[Task requirements]: The output is to match the entries below character for character.

[Input records]:

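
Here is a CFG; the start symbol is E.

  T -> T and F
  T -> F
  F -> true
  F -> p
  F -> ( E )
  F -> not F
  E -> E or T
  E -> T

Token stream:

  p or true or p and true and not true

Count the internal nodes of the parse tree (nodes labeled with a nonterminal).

[E [E [E [T [F p]]] or [T [F true]]] or [T [T [T [F p]] and [F true]] and [F not [F true]]]]

14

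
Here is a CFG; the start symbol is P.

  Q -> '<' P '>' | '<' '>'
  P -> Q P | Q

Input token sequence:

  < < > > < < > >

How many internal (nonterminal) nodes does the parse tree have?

[P [Q < [P [Q < >]] >] [P [Q < [P [Q < >]] >]]]

8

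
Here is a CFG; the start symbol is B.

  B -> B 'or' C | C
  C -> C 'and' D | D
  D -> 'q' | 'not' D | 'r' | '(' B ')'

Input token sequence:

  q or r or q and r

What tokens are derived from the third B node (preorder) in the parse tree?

[B [B [B [C [D q]]] or [C [D r]]] or [C [C [D q]] and [D r]]]

q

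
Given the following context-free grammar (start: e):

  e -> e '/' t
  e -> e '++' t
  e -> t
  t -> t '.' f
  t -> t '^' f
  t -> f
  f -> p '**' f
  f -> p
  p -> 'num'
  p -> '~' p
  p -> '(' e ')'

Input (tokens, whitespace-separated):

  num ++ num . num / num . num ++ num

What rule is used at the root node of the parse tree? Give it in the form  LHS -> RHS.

e -> e '++' t

[e [e [e [e [t [f [p num]]]] ++ [t [t [f [p num]]] . [f [p num]]]] / [t [t [f [p num]]] . [f [p num]]]] ++ [t [f [p num]]]]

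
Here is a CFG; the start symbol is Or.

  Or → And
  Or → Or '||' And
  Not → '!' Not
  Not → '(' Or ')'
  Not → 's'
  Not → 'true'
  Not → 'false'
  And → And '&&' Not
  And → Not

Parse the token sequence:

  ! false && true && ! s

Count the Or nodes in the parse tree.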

[Exercise result]:
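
Here is a CFG; the start symbol is E.

  T -> T and F
  T -> F
  F -> true
  F -> p
  F -> ( E )
  F -> not F
  E -> E or T
  E -> T

Token stream:

  p or true or p and true and not true

Count the internal nodes of the parse tree (nodes labeled with a nonterminal).

[E [E [E [T [F p]]] or [T [F true]]] or [T [T [T [F p]] and [F true]] and [F not [F true]]]]

14

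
Here is a CFG; the start symbol is P.

  Q -> '<' P '>' | '<' '>'
  P -> Q P | Q

Input token sequence:

  < < > > < < > >

How many internal (nonterminal) nodes does the parse tree have?

[P [Q < [P [Q < >]] >] [P [Q < [P [Q < >]] >]]]

8

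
Here is a CFG; the start symbol is B.

  B -> B 'or' C | C
  C -> C 'and' D | D
  D -> 'q' | 'not' D | 'r' | '(' B ')'

Input token sequence:

  q or r or q and r

What tokens are derived from the third B node (preorder) in the parse tree?

[B [B [B [C [D q]]] or [C [D r]]] or [C [C [D q]] and [D r]]]

q

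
Given the following context-free grammar (start: e):

  e -> e '/' t
  e -> e '++' t
  e -> t
  t -> t '.' f
  t -> t '^' f
  t -> f
  f -> p '**' f
  f -> p
  p -> 'num'
  p -> '~' p
  p -> '(' e ')'

Input (tokens, whitespace-separated):

  num ++ num . num / num . num ++ num

What rule is used at the root node of the parse tree? Give it in the form  LHS -> RHS.

e -> e '++' t

[e [e [e [e [t [f [p num]]]] ++ [t [t [f [p num]]] . [f [p num]]]] / [t [t [f [p num]]] . [f [p num]]]] ++ [t [f [p num]]]]

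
Here is a CFG; the start symbol is Or.

  Or → And
  Or → Or '||' And
  Not → '!' Not
  Not → '(' Or ')'
  Not → 's'
  Not → 'true'
  Not → 'false'
  And → And '&&' Not
  And → Not

Parse the token sequence:

  ! false && true && ! s

Count the Or nodes in the parse tree.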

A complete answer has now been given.